**EXERCISE MATERIALS**
■ ■ ■ ■ ■ ■ ■
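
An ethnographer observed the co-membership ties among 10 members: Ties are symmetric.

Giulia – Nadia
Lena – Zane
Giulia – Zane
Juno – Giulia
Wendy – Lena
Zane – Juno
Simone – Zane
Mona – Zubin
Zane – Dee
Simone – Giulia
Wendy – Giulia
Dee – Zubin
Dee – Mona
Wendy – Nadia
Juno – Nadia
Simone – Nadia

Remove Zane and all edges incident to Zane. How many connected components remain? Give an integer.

2

Without Zane, the remaining ties split the others into: {Giulia, Juno, Lena, Nadia, Simone, Wendy}; {Dee, Mona, Zubin}.
That's 2 separate components.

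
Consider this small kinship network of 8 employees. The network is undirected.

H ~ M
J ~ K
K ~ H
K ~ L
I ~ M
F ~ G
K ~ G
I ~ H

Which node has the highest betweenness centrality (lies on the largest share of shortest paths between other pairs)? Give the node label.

Unnormalized betweenness of each node: F:0, G:6, H:10, I:0, J:0, K:17, L:0, M:0.
K has the largest value, 17, making it the main broker — the node through which the most shortest paths run.

K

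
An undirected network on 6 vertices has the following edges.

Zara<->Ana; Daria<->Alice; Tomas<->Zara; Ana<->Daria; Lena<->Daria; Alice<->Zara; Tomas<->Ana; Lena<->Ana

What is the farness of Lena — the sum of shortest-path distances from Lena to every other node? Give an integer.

Distances from Lena: Alice:2, Ana:1, Daria:1, Tomas:2, Zara:2.
Sum = 2 + 1 + 1 + 2 + 2 = 8.

8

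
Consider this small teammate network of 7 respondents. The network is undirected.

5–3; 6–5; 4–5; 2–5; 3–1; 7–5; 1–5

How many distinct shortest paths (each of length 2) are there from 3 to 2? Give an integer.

The shortest distance is 2, and the only length-2 path is 3–5–2. So there is exactly 1 shortest path.

1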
■ ■ ■ ■ ■ ■ ■
**WHAT THE EXERCISE ASKS**
All of the data above must be repeated exactly.

**OUTPUT FOR THIS EXERCISE**
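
An ethnographer observed the co-membership ties among 10 members: Ties are symmetric.

Giulia – Nadia
Lena – Zane
Giulia – Zane
Juno – Giulia
Wendy – Lena
Zane – Juno
Simone – Zane
Mona – Zubin
Zane – Dee
Simone – Giulia
Wendy – Giulia
Dee – Zubin
Dee – Mona
Wendy – Nadia
Juno – Nadia
Simone – Nadia

Remove Zane and all edges incident to Zane. How many connected components remain? Give an integer.

2

Without Zane, the remaining ties split the others into: {Giulia, Juno, Lena, Nadia, Simone, Wendy}; {Dee, Mona, Zubin}.
That's 2 separate components.

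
Consider this small kinship network of 8 employees. The network is undirected.

H ~ M
J ~ K
K ~ H
K ~ L
I ~ M
F ~ G
K ~ G
I ~ H

Which node has the highest betweenness centrality (lies on the largest share of shortest paths between other pairs)? Give the node label.

Unnormalized betweenness of each node: F:0, G:6, H:10, I:0, J:0, K:17, L:0, M:0.
K has the largest value, 17, making it the main broker — the node through which the most shortest paths run.

K

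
An undirected network on 6 vertices has the following edges.

Zara<->Ana; Daria<->Alice; Tomas<->Zara; Ana<->Daria; Lena<->Daria; Alice<->Zara; Tomas<->Ana; Lena<->Ana

What is the farness of Lena — the sum of shortest-path distances from Lena to every other node? Give an integer.

Distances from Lena: Alice:2, Ana:1, Daria:1, Tomas:2, Zara:2.
Sum = 2 + 1 + 1 + 2 + 2 = 8.

8

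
Consider this small teammate network of 7 respondents. The network is undirected.

5–3; 6–5; 4–5; 2–5; 3–1; 7–5; 1–5

How many distinct shortest paths (each of length 2) are there from 3 to 2? Give an integer.

The shortest distance is 2, and the only length-2 path is 3–5–2. So there is exactly 1 shortest path.

1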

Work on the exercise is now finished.